[Information provided]

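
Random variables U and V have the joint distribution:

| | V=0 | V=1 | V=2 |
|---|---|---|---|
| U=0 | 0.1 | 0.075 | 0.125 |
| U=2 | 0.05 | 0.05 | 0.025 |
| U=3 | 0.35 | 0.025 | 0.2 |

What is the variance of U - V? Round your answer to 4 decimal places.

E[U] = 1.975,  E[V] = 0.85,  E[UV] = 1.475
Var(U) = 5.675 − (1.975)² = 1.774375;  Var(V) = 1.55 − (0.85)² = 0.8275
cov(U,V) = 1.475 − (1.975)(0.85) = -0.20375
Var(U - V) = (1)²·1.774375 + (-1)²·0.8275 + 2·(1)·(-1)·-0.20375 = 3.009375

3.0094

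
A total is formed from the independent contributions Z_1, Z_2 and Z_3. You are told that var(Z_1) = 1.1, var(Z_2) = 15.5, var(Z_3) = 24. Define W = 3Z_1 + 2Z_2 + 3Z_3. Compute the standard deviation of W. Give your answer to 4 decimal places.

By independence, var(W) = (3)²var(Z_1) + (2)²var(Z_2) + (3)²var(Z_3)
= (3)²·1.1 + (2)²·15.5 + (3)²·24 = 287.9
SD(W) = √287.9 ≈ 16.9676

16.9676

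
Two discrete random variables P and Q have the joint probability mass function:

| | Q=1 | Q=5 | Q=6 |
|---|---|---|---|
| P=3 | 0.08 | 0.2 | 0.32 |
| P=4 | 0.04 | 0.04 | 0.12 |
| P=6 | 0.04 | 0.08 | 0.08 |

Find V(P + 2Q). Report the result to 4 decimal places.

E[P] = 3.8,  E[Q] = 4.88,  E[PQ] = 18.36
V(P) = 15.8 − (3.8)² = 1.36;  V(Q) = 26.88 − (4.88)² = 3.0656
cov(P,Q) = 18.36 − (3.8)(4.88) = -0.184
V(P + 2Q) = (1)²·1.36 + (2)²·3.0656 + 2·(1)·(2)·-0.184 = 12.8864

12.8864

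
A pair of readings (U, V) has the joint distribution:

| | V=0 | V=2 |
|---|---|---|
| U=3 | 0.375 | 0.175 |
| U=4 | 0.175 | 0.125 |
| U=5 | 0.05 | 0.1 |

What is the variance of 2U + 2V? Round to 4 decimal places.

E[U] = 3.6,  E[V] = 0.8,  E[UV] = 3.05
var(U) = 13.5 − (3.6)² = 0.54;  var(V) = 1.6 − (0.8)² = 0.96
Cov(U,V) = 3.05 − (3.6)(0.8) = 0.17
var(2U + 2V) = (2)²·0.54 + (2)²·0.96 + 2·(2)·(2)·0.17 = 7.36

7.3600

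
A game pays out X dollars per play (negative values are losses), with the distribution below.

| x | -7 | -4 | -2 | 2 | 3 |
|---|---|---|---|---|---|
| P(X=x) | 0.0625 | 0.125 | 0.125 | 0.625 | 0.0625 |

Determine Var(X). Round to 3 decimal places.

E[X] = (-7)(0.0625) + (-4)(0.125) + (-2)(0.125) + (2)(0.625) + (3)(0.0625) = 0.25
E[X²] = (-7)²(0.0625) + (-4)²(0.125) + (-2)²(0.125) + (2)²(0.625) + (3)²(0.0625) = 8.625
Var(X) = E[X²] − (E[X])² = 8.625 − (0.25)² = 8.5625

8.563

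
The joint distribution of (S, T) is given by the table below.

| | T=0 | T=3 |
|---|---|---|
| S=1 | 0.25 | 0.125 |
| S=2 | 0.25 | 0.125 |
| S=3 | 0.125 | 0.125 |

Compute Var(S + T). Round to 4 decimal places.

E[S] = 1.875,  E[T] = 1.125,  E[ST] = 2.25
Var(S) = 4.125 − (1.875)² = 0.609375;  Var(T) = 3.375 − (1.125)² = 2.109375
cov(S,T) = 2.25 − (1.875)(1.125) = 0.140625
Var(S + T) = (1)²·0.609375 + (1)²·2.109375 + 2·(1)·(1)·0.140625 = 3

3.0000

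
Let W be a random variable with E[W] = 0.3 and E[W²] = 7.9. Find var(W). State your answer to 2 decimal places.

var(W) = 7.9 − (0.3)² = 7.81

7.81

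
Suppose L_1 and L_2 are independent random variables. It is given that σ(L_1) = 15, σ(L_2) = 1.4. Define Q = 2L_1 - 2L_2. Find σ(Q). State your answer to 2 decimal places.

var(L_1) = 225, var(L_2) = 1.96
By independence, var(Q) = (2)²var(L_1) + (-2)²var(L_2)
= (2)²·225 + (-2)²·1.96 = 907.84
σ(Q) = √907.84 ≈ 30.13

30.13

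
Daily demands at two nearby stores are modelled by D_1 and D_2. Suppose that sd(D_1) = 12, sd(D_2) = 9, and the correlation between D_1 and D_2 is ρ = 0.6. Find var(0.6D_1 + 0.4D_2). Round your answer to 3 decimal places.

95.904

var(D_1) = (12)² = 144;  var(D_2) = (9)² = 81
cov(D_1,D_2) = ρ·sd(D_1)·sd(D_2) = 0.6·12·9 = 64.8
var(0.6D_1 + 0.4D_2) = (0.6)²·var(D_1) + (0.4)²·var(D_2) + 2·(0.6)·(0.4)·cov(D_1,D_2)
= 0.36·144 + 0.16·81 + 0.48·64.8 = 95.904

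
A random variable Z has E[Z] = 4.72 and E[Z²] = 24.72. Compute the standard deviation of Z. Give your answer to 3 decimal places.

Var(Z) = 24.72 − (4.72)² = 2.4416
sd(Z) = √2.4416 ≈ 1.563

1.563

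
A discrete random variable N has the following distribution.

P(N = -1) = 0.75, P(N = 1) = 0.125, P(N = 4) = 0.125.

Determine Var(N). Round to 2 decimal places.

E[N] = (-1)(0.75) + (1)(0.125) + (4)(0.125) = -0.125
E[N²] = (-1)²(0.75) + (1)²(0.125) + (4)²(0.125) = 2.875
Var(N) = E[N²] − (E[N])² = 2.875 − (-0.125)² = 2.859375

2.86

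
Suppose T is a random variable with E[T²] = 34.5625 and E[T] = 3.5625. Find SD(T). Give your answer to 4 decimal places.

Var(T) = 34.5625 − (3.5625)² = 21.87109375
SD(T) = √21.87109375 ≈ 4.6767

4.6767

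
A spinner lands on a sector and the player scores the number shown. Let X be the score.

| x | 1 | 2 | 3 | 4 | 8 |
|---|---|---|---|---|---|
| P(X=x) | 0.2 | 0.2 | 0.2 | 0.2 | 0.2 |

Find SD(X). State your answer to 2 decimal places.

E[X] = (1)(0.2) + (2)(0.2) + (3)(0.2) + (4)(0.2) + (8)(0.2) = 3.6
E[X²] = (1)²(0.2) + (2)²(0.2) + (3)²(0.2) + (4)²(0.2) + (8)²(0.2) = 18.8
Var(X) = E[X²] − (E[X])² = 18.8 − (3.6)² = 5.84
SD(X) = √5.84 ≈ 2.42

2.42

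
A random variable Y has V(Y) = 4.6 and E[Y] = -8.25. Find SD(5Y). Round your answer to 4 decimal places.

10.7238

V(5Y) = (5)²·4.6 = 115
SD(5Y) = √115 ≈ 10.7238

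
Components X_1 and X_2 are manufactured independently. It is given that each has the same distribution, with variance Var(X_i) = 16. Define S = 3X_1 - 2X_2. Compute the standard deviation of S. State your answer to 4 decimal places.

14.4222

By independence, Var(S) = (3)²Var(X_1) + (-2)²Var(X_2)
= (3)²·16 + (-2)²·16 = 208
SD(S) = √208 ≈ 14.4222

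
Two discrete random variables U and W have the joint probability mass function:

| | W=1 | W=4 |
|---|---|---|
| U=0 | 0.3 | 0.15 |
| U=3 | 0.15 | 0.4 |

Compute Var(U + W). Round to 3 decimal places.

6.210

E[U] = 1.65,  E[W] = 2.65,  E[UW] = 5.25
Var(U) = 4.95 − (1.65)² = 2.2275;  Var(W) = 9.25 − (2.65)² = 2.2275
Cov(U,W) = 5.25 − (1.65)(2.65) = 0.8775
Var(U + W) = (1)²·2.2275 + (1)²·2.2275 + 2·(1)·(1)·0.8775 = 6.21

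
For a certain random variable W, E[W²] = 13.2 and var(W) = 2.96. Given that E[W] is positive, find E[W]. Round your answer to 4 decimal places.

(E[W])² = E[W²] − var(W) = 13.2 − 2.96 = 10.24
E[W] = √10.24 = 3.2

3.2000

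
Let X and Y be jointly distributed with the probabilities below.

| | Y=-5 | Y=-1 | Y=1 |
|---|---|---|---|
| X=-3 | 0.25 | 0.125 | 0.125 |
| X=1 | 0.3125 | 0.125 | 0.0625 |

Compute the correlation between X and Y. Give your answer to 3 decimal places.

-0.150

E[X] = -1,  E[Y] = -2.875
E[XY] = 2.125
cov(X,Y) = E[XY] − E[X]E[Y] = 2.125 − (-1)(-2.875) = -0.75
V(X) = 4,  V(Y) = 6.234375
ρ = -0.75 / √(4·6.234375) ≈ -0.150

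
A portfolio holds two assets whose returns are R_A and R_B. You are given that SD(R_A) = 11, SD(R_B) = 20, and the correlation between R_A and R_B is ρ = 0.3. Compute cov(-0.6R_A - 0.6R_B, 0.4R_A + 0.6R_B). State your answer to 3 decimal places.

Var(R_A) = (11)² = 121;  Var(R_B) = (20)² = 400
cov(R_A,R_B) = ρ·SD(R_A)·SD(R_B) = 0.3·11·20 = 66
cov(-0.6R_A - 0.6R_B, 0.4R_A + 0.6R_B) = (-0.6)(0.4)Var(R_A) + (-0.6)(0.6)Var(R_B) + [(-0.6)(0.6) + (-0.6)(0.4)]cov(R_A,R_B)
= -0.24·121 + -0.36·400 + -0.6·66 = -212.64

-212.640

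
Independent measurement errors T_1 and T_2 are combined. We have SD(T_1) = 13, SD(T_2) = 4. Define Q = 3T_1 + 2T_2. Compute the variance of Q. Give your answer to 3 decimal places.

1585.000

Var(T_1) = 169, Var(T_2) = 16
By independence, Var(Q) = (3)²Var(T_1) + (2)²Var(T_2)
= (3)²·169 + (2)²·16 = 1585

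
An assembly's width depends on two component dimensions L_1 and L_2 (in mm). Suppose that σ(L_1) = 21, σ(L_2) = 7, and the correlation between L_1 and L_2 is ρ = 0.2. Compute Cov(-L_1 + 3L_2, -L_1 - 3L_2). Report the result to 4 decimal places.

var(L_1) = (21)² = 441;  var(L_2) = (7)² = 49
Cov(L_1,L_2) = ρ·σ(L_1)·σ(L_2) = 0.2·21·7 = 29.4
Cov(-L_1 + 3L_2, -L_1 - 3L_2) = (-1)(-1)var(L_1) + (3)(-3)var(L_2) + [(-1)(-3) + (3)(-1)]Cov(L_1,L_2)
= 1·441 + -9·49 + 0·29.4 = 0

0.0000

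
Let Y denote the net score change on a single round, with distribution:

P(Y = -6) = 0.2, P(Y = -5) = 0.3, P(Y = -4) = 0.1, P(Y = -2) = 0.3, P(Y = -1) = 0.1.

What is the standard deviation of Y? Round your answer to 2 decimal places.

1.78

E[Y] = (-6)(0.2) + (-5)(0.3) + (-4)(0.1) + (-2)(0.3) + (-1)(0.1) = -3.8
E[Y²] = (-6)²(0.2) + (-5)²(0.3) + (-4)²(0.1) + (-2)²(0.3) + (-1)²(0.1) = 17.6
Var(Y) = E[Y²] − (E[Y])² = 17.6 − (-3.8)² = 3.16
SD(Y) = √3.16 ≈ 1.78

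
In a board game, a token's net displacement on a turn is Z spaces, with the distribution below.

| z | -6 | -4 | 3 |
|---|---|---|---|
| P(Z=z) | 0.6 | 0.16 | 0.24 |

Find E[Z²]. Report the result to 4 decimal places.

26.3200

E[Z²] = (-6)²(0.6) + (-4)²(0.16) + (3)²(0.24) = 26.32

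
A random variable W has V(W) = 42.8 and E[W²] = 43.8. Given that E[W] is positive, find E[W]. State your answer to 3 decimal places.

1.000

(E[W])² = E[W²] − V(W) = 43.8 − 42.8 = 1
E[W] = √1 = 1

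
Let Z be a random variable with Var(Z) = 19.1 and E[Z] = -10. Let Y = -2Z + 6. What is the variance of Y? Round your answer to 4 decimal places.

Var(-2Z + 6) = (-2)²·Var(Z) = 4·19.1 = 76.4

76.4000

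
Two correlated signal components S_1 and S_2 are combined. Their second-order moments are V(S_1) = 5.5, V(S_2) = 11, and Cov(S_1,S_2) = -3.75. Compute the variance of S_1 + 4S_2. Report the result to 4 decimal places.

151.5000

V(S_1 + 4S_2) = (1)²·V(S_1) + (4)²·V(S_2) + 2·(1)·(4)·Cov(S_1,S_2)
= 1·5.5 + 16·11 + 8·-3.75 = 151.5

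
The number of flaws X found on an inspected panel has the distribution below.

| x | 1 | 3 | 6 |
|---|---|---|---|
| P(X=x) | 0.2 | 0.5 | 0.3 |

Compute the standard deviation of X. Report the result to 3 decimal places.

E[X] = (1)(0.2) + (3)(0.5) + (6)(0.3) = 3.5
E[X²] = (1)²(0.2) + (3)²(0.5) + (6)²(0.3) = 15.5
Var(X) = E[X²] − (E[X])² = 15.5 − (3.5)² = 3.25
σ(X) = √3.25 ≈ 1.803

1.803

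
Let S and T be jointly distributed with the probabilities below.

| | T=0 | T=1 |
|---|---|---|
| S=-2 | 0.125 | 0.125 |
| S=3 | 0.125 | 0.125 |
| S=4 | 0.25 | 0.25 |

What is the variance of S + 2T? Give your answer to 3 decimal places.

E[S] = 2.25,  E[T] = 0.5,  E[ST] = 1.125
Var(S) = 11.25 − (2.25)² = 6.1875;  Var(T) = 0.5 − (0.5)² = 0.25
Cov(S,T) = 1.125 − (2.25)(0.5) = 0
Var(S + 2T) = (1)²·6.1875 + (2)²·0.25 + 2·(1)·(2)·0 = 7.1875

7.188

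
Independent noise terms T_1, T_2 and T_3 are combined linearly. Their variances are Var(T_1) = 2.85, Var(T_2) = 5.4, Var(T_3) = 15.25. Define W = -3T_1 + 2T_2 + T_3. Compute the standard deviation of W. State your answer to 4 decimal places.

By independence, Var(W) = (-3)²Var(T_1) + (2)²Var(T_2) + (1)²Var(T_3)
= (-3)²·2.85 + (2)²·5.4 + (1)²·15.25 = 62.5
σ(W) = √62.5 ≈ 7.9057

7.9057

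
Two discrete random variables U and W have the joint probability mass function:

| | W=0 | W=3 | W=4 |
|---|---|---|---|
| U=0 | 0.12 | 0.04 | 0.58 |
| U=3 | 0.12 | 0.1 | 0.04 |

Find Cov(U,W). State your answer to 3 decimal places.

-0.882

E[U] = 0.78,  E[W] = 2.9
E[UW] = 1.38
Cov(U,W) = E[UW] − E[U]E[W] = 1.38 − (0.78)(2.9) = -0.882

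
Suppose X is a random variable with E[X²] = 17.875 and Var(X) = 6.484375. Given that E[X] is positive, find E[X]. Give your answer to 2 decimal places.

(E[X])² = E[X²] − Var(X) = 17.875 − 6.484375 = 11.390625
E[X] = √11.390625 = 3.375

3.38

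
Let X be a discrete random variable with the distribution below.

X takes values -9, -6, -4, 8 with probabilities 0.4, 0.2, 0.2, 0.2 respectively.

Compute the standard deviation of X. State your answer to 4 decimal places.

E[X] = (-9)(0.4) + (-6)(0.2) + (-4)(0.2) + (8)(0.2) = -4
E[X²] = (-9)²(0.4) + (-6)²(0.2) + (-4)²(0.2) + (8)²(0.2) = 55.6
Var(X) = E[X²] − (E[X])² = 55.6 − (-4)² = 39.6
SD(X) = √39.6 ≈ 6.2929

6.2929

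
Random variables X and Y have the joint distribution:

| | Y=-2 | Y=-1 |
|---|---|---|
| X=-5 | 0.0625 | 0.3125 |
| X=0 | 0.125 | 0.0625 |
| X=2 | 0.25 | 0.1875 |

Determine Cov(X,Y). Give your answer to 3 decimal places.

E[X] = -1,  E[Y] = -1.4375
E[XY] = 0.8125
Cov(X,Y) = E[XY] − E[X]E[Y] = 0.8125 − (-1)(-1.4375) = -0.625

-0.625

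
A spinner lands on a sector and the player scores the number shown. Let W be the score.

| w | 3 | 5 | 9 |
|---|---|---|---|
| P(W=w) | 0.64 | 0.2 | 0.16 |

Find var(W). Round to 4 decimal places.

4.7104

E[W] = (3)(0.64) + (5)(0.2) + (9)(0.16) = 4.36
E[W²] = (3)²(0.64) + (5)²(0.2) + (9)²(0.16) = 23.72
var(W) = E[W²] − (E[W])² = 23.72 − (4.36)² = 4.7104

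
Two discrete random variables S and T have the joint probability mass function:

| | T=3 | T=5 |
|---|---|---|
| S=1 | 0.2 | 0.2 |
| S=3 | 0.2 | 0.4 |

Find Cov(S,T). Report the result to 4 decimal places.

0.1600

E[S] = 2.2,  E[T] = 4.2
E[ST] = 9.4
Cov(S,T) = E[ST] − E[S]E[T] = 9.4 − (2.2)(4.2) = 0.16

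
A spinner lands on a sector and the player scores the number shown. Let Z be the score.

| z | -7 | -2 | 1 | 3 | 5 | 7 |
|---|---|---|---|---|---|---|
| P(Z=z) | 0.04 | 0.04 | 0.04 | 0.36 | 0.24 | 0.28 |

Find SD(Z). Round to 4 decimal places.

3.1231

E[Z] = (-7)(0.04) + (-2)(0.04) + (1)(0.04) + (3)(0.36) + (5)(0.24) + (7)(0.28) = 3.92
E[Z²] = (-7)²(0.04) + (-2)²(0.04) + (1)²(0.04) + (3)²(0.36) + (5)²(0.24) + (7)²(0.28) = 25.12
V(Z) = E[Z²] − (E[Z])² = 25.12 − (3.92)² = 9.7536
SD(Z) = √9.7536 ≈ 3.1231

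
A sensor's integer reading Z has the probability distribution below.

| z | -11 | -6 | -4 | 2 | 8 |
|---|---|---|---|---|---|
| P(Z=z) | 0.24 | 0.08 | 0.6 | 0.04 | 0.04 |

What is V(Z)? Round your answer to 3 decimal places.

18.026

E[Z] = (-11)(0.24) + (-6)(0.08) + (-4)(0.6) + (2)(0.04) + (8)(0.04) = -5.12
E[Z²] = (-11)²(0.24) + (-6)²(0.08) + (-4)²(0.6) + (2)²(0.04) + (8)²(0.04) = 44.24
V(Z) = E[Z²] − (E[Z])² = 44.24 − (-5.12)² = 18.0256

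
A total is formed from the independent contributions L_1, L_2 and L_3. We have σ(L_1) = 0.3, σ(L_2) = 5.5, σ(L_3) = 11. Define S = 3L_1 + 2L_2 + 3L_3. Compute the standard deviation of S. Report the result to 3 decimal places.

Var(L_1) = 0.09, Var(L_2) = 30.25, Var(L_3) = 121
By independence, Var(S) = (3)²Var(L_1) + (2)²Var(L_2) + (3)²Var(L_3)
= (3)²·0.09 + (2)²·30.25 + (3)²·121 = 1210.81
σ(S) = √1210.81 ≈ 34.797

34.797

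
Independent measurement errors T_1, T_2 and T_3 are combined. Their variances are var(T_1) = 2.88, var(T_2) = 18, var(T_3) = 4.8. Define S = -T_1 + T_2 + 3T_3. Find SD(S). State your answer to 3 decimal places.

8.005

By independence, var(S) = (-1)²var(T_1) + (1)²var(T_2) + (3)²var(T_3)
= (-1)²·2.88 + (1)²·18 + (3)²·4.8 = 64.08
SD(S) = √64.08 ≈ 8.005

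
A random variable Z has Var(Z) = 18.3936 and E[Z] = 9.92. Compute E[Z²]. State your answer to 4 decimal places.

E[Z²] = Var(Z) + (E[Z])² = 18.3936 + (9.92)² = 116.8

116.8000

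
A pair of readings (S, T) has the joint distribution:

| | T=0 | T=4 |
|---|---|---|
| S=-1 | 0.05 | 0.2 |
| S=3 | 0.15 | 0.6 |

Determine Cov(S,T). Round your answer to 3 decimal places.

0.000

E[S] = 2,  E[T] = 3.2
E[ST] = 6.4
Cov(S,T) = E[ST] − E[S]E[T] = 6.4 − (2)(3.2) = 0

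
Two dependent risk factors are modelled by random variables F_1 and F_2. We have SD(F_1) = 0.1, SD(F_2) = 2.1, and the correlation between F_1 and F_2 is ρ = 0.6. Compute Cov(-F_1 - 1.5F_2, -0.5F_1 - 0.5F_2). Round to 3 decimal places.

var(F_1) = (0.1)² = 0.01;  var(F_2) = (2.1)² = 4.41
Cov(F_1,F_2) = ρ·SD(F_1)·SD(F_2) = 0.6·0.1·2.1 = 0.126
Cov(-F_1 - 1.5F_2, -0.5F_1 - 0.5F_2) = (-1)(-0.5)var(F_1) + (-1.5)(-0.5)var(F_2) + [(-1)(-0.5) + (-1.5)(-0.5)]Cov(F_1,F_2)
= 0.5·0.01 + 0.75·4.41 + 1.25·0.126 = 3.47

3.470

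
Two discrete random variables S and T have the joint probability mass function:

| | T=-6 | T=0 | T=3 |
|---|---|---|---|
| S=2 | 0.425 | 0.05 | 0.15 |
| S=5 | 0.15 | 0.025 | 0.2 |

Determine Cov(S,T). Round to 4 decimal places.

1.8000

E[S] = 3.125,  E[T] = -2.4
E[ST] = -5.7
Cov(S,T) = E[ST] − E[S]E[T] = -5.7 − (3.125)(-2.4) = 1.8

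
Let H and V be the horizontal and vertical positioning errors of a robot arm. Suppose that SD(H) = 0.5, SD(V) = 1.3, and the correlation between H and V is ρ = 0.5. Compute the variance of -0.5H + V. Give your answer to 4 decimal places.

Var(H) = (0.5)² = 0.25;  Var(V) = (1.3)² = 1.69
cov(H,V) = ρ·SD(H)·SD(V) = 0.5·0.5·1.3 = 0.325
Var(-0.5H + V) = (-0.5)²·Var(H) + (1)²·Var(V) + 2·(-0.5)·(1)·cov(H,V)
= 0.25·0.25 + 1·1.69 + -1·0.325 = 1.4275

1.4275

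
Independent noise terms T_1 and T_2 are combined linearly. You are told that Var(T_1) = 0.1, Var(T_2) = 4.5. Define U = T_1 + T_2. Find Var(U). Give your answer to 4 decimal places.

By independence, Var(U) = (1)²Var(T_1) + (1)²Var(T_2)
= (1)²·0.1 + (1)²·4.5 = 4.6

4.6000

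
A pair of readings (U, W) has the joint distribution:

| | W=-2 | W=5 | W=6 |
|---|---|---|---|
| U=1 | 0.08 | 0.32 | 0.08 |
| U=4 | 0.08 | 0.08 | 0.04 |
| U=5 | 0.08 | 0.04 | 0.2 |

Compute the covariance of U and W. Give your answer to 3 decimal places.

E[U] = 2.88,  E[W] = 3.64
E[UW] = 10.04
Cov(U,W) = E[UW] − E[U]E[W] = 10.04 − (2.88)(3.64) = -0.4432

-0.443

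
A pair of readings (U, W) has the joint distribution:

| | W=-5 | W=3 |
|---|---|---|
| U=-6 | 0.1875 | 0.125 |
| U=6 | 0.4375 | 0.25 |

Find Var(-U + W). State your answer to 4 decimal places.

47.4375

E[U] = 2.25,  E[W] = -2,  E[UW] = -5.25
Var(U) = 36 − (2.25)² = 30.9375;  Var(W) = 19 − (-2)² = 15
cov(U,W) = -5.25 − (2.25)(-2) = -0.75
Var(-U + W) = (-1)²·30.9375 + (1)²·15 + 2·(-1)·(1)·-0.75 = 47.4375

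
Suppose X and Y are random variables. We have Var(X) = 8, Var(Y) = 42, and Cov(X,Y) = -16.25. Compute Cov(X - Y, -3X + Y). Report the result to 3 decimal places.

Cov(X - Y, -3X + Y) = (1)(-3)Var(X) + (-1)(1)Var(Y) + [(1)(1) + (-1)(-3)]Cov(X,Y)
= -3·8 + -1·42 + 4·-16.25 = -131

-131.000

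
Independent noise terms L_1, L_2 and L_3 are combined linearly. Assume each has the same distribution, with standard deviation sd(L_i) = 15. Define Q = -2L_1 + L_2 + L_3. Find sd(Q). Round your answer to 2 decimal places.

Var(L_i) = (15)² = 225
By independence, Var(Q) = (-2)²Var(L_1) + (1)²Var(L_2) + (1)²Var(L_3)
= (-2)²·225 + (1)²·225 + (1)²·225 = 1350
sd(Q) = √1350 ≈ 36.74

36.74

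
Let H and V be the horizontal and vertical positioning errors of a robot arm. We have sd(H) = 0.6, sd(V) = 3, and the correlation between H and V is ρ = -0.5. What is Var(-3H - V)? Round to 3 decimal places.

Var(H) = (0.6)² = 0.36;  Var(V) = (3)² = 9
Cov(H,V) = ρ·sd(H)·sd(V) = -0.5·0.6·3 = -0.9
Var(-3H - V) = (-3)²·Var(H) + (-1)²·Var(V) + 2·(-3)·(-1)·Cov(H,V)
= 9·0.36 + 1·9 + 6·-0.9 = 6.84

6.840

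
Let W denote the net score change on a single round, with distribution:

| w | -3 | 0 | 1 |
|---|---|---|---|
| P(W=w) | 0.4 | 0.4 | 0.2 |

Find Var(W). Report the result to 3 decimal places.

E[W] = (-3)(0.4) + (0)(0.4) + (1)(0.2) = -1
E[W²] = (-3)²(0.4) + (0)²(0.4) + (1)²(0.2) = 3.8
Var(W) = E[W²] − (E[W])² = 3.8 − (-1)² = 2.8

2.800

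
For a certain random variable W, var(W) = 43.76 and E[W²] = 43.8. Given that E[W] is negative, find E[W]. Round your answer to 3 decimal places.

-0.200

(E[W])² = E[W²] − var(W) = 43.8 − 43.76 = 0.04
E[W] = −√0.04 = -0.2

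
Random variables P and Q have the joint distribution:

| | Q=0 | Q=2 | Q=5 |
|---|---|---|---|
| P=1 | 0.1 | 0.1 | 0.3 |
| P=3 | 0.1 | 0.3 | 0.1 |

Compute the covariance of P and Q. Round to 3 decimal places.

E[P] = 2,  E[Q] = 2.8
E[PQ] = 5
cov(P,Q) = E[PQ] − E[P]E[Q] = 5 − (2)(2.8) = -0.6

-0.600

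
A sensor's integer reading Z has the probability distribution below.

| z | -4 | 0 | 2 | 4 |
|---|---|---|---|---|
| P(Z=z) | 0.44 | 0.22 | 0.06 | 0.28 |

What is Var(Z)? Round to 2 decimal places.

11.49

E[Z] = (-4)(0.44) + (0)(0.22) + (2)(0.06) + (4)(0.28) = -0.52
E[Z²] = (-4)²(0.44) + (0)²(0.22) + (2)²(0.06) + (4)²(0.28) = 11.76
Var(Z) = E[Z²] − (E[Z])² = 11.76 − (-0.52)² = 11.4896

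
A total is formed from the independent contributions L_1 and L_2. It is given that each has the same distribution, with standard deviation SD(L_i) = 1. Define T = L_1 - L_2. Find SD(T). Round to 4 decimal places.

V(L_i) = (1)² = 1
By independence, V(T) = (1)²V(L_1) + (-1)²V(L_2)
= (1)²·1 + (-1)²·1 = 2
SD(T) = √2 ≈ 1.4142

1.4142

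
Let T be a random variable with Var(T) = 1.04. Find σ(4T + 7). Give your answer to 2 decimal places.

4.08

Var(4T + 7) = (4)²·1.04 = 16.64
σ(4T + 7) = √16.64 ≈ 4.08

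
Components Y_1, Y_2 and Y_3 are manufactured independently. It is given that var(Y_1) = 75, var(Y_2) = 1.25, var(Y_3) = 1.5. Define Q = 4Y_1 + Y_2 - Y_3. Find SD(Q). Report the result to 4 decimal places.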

[/Information provided]

#### [Aim of the task]
An exact, complete copy of the lines above from the one with "0.04 | 0.08 | 0.08 |" through the one with "S=2 | 0.25 | 0.125 |" is the whole answer.

#### [Answer below]
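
| P=6 | 0.04 | 0.08 | 0.08 |

Find V(P + 2Q). Report the result to 4 decimal places.

E[P] = 3.8,  E[Q] = 4.88,  E[PQ] = 18.36
V(P) = 15.8 − (3.8)² = 1.36;  V(Q) = 26.88 − (4.88)² = 3.0656
cov(P,Q) = 18.36 − (3.8)(4.88) = -0.184
V(P + 2Q) = (1)²·1.36 + (2)²·3.0656 + 2·(1)·(2)·-0.184 = 12.8864

12.8864

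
A pair of readings (U, V) has the joint distribution:

| | V=0 | V=2 |
|---|---|---|
| U=3 | 0.375 | 0.175 |
| U=4 | 0.175 | 0.125 |
| U=5 | 0.05 | 0.1 |

What is the variance of 2U + 2V? Round to 4 decimal places.

E[U] = 3.6,  E[V] = 0.8,  E[UV] = 3.05
var(U) = 13.5 − (3.6)² = 0.54;  var(V) = 1.6 − (0.8)² = 0.96
Cov(U,V) = 3.05 − (3.6)(0.8) = 0.17
var(2U + 2V) = (2)²·0.54 + (2)²·0.96 + 2·(2)·(2)·0.17 = 7.36

7.3600

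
A game pays out X dollars per play (negative values are losses), with the distribution below.

| x | -7 | -4 | -2 | 2 | 3 |
|---|---|---|---|---|---|
| P(X=x) | 0.0625 | 0.125 | 0.125 | 0.625 | 0.0625 |

Determine Var(X). Round to 3 decimal places.

E[X] = (-7)(0.0625) + (-4)(0.125) + (-2)(0.125) + (2)(0.625) + (3)(0.0625) = 0.25
E[X²] = (-7)²(0.0625) + (-4)²(0.125) + (-2)²(0.125) + (2)²(0.625) + (3)²(0.0625) = 8.625
Var(X) = E[X²] − (E[X])² = 8.625 − (0.25)² = 8.5625

8.563

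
The joint distribution of (S, T) is given by the table below.

| | T=0 | T=3 |
|---|---|---|
| S=1 | 0.25 | 0.125 |
| S=2 | 0.25 | 0.125 |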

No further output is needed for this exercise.